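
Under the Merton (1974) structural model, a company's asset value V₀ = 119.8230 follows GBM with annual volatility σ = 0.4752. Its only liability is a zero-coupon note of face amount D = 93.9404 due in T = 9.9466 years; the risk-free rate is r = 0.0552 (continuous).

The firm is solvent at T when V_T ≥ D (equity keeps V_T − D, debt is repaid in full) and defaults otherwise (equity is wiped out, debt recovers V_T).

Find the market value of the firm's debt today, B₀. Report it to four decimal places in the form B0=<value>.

d₁ = [ln(V₀/D) + (r + σ²/2)T] / (σ√T)
   = [ln(119.8230/93.9404) + (0.0552 + 0.5·0.4752²)·9.9466] / (0.4752·√9.9466)
   = [0.243355 + 1.672098] / 1.498697 = 1.278079
d₂ = d₁ − σ√T = 1.278079 − 1.498697 = -0.220617
N(d₁) = 0.899389,  N(d₂) = 0.412695,  e^(−rT) = 0.577497
E₀ = V₀·N(d₁) − D·e^(−rT)·N(d₂)
   = 119.8230·0.899389 − 93.9404·0.577497·0.412695 = 85.378690
B₀ = V₀ − E₀ = 119.8230 − 85.378690 = 34.444310

B0=34.4443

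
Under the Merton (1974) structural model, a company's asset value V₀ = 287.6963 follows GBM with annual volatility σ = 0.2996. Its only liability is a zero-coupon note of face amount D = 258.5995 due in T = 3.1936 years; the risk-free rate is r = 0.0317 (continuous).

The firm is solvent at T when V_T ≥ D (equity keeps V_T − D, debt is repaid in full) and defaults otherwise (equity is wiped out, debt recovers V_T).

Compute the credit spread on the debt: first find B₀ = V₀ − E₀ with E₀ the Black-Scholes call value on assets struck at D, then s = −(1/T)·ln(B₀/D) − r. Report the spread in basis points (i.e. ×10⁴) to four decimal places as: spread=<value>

d₁ = [ln(V₀/D) + (r + σ²/2)T] / (σ√T)
   = [ln(287.6963/258.5995) + (0.0317 + 0.5·0.2996²)·3.1936] / (0.2996·√3.1936)
   = [0.106625 + 0.244566] / 0.535405 = 0.655936
d₂ = d₁ − σ√T = 0.655936 − 0.535405 = 0.120531
N(d₁) = 0.744067,  N(d₂) = 0.547969,  e^(−rT) = 0.903719
E₀ = V₀·N(d₁) − D·e^(−rT)·N(d₂)
   = 287.6963·0.744067 − 258.5995·0.903719·0.547969 = 86.004426
B₀ = V₀ − E₀ = 287.6963 − 86.004426 = 201.691874
spread = −(1/T)·ln(B₀/D) − r = −(1/3.1936)·ln(201.691874/258.5995) − 0.0317 = 0.04612420
in basis points: 0.04612420 × 10⁴ = 461.2420 bp

spread=461.2420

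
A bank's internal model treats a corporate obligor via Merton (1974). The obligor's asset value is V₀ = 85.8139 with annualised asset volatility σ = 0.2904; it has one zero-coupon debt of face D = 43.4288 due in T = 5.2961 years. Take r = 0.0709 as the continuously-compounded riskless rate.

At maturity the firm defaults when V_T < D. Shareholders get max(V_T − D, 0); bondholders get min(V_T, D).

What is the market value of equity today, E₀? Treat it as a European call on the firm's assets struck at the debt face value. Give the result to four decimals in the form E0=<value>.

d₁ = [ln(V₀/D) + (r + σ²/2)T] / (σ√T)
   = [ln(85.8139/43.4288) + (0.0709 + 0.5·0.2904²)·5.2961] / (0.2904·√5.2961)
   = [0.681058 + 0.598809] / 0.668305 = 1.915095
d₂ = d₁ − σ√T = 1.915095 − 0.668305 = 1.246790
N(d₁) = 0.972260,  N(d₂) = 0.893763,  e^(−rT) = 0.686950
E₀ = V₀·N(d₁) − D·e^(−rT)·N(d₂)
   = 85.8139·0.972260 − 43.4288·0.686950·0.893763 = 56.769404

E0=56.7694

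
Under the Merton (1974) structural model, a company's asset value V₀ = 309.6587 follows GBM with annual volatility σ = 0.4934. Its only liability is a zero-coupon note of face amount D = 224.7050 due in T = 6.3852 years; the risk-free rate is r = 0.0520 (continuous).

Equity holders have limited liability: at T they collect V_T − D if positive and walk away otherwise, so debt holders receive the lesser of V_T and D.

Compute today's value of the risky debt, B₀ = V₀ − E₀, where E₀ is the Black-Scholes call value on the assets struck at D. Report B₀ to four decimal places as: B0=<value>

B0=113.1240

d₁ = [ln(V₀/D) + (r + σ²/2)T] / (σ√T)
   = [ln(309.6587/224.7050) + (0.0520 + 0.5·0.4934²)·6.3852] / (0.4934·√6.3852)
   = [0.320682 + 1.109248] / 1.246770 = 1.146908
d₂ = d₁ − σ√T = 1.146908 − 1.246770 = -0.099862
N(d₁) = 0.874290,  N(d₂) = 0.460227,  e^(−rT) = 0.717466
E₀ = V₀·N(d₁) − D·e^(−rT)·N(d₂)
   = 309.6587·0.874290 − 224.7050·0.717466·0.460227 = 196.534662
B₀ = V₀ − E₀ = 309.6587 − 196.534662 = 113.124038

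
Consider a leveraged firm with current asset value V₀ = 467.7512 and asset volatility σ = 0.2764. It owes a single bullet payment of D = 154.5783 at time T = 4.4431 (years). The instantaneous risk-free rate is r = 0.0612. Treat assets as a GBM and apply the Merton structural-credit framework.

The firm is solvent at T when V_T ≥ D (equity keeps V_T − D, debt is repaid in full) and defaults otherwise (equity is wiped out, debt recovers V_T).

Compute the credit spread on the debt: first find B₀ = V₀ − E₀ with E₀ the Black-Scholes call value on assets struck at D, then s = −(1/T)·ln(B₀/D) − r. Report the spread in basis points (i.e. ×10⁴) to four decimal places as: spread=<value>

spread=7.5888

d₁ = [ln(V₀/D) + (r + σ²/2)T] / (σ√T)
   = [ln(467.7512/154.5783) + (0.0612 + 0.5·0.2764²)·4.4431] / (0.2764·√4.4431)
   = [1.107236 + 0.441637] / 0.582614 = 2.658488
d₂ = d₁ − σ√T = 2.658488 − 0.582614 = 2.075874
N(d₁) = 0.996075,  N(d₂) = 0.981047,  e^(−rT) = 0.761917
E₀ = V₀·N(d₁) − D·e^(−rT)·N(d₂)
   = 467.7512·0.996075 − 154.5783·0.761917·0.981047 = 350.371817
B₀ = V₀ − E₀ = 467.7512 − 350.371817 = 117.379383
spread = −(1/T)·ln(B₀/D) − r = −(1/4.4431)·ln(117.379383/154.5783) − 0.0612 = 0.00075888
in basis points: 0.00075888 × 10⁴ = 7.5888 bp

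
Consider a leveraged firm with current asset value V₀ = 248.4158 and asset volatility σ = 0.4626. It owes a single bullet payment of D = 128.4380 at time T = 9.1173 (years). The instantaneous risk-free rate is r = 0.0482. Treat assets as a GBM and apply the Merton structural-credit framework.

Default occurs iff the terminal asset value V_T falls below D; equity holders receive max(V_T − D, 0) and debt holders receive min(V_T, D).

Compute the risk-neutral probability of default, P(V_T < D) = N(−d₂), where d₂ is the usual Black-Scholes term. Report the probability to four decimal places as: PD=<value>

d₁ = [ln(V₀/D) + (r + σ²/2)T] / (σ√T)
   = [ln(248.4158/128.4380) + (0.0482 + 0.5·0.4626²)·9.1173] / (0.4626·√9.1173)
   = [0.659658 + 1.414999] / 1.396815 = 1.485277
d₂ = d₁ − σ√T = 1.485277 − 1.396815 = 0.088463
risk-neutral PD = N(−d₂) = N(-0.088463) = 0.464754

PD=0.4648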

## What is expected
Find the lines above with the word "receive". Copy them out.

## Reply
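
Equity holders have limited liability: at T they collect V_T − D if positive and walk away otherwise, so debt holders receive the lesser of V_T and D.
Default occurs iff the terminal asset value V_T falls below D; equity holders receive max(V_T − D, 0) and debt holders receive min(V_T, D).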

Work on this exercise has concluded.